Prompt: Which lines below fall between the one containing "[03] check-engine light" and the one containing "- coolant loss brings about visible smoke"? Repeat them exactly, counting both of those lines, and add nothing else.

Data provided:
= Beginning of Section =

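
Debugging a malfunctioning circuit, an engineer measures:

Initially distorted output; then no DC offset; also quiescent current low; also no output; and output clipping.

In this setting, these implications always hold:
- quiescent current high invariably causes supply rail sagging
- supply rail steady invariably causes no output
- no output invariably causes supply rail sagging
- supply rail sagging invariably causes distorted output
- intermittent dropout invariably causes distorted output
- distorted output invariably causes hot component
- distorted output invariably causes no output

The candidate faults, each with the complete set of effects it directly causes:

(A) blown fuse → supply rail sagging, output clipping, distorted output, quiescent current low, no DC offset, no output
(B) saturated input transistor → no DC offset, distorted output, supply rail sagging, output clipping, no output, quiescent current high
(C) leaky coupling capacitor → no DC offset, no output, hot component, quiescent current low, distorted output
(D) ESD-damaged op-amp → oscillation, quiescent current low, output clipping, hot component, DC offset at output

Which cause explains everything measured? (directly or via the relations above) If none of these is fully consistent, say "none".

A

Per-candidate check:
(A) blown fuse — distorted output match; no DC offset match; quiescent current low match; no output match; output clipping match
(B) saturated input transistor — distorted output match; no DC offset match; quiescent current low miss; no output match; output clipping match
(C) leaky coupling capacitor — does not account for output clipping
(D) ESD-damaged op-amp — fails on distorted output, no DC offset, no output (predicts DC offset at output, not no DC offset)
(A) alone accounts for all the evidence.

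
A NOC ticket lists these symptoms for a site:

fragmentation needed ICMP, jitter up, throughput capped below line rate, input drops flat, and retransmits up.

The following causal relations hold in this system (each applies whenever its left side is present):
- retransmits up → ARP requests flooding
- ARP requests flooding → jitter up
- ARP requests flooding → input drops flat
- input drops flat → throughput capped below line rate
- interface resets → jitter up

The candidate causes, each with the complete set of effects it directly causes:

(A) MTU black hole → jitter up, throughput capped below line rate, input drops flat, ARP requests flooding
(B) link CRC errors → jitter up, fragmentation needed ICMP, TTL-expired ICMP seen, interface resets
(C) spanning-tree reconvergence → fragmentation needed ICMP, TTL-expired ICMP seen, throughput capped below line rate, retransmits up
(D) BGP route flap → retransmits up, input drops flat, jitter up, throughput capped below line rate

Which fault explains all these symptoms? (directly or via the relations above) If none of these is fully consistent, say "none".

For each candidate, compare predicted effects to what was observed:
(A) MTU black hole — fragmentation needed ICMP -; jitter up +; throughput capped below line rate +; input drops flat +; retransmits up -
(B) link CRC errors — fragmentation needed ICMP +; jitter up +; throughput capped below line rate -; input drops flat -; retransmits up -
(C) spanning-tree reconvergence — fragmentation needed ICMP +; jitter up + (via retransmits up → ARP requests flooding → jitter up); throughput capped below line rate +; input drops flat + (via retransmits up → ARP requests flooding → input drops flat); retransmits up +
(D) BGP route flap — fragmentation needed ICMP -; jitter up +; throughput capped below line rate +; input drops flat +; retransmits up +
Only (C) is consistent with every observation.

C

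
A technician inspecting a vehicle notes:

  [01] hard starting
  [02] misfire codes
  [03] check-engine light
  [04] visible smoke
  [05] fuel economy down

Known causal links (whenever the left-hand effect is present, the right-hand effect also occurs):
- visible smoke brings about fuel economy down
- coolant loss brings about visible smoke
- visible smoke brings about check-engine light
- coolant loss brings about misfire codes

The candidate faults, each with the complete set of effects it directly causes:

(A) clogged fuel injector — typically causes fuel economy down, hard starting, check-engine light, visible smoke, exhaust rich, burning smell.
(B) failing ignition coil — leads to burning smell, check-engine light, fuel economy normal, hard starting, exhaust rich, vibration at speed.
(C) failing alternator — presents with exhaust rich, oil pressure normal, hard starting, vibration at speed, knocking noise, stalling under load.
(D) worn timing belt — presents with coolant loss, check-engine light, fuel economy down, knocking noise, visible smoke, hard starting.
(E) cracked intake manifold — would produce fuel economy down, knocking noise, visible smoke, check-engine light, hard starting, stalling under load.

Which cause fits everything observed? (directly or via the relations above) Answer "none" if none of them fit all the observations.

D

For each candidate, compare predicted effects to what was observed:
(A) clogged fuel injector — hard starting +; misfire codes -; check-engine light +; visible smoke +; fuel economy down +
(B) failing ignition coil — fails on misfire codes, visible smoke, fuel economy down (predicts fuel economy normal, not fuel economy down)
(C) failing alternator — hard starting +; misfire codes -; check-engine light -; visible smoke -; fuel economy down -
(D) worn timing belt — hard starting +; misfire codes + (via coolant loss → misfire codes); check-engine light +; visible smoke +; fuel economy down +
(E) cracked intake manifold — hard starting +; misfire codes -; check-engine light +; visible smoke +; fuel economy down +
(D) is the only candidate with no mismatches.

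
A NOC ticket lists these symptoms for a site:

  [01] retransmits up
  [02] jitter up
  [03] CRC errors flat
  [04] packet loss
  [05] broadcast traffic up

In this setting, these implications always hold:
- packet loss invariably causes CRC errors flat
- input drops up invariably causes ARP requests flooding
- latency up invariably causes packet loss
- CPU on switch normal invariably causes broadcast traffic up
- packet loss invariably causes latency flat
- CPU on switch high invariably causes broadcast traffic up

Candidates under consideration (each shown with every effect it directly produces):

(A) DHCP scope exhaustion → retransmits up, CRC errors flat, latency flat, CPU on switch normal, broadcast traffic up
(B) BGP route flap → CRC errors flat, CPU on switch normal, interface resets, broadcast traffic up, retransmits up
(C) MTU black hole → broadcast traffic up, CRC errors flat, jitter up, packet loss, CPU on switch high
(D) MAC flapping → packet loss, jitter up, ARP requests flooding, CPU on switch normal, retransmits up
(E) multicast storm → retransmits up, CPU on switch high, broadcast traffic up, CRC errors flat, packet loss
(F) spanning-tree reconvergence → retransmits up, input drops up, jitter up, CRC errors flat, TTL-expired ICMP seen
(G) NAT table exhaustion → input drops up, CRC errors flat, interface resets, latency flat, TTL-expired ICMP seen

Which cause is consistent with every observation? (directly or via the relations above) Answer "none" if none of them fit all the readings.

For each candidate, compare predicted effects to what was observed:
(A) DHCP scope exhaustion — does not account for jitter up, packet loss
(B) BGP route flap — does not account for jitter up, packet loss
(C) MTU black hole — retransmits up ✗; jitter up ✓; CRC errors flat ✓; packet loss ✓; broadcast traffic up ✓
(D) MAC flapping — accounts for every observation (CRC errors flat through packet loss → CRC errors flat)
(E) multicast storm — does not account for jitter up
(F) spanning-tree reconvergence — does not account for packet loss, broadcast traffic up
(G) NAT table exhaustion — retransmits up ✗; jitter up ✗; CRC errors flat ✓; packet loss ✗; broadcast traffic up ✗
(D) alone accounts for all the evidence.

D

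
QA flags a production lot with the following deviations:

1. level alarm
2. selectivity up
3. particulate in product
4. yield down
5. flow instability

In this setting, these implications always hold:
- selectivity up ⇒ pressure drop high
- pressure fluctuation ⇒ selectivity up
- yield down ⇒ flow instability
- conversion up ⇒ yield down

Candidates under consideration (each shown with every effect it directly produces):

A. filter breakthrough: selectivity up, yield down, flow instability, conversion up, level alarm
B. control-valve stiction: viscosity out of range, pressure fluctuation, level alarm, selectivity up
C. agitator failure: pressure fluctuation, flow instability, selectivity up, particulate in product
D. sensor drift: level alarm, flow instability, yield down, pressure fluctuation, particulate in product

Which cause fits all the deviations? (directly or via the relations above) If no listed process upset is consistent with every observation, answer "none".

D

Checking each candidate against the observations:
(A) filter breakthrough — does not account for particulate in product
(B) control-valve stiction — does not account for particulate in product, yield down, flow instability
(C) agitator failure — does not account for level alarm, yield down
(D) sensor drift — level alarm match; selectivity up match (by pressure fluctuation → selectivity up); particulate in product match; yield down match; flow instability match
Only (D) is consistent with every observation.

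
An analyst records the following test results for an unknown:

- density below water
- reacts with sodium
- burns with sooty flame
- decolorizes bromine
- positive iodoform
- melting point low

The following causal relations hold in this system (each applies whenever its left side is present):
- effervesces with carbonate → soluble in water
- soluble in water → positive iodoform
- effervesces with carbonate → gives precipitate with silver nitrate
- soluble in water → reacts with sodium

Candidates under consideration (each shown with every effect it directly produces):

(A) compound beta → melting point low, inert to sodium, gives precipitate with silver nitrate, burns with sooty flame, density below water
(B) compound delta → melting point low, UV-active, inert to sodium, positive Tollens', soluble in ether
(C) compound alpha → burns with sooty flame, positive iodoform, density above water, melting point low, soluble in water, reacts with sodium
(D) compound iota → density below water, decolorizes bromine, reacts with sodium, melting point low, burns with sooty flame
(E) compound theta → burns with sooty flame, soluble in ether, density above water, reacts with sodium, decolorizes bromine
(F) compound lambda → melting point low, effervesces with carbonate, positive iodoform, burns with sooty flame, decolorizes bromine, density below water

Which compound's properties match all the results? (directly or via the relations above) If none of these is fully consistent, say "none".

F

For each candidate, compare predicted effects to what was observed:
(A) compound beta — density below water ✓; reacts with sodium ✗; burns with sooty flame ✓; decolorizes bromine ✗; positive iodoform ✗; melting point low ✓
(B) compound delta — density below water ✗; reacts with sodium ✗; burns with sooty flame ✗; decolorizes bromine ✗; positive iodoform ✗; melting point low ✓
(C) compound alpha — density below water ✗; reacts with sodium ✓; burns with sooty flame ✓; decolorizes bromine ✗; positive iodoform ✓; melting point low ✓
(D) compound iota — density below water ✓; reacts with sodium ✓; burns with sooty flame ✓; decolorizes bromine ✓; positive iodoform ✗; melting point low ✓
(E) compound theta — density below water ✗; reacts with sodium ✓; burns with sooty flame ✓; decolorizes bromine ✓; positive iodoform ✗; melting point low ✗
(F) compound lambda — density below water ✓; reacts with sodium ✓ (by effervesces with carbonate → soluble in water → reacts with sodium); burns with sooty flame ✓; decolorizes bromine ✓; positive iodoform ✓; melting point low ✓
(F) is the only candidate with no mismatches.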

= End of Section =

Solved exercise:
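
  [03] check-engine light
  [04] visible smoke
  [05] fuel economy down

Known causal links (whenever the left-hand effect is present, the right-hand effect also occurs):
- visible smoke brings about fuel economy down
- coolant loss brings about visible smoke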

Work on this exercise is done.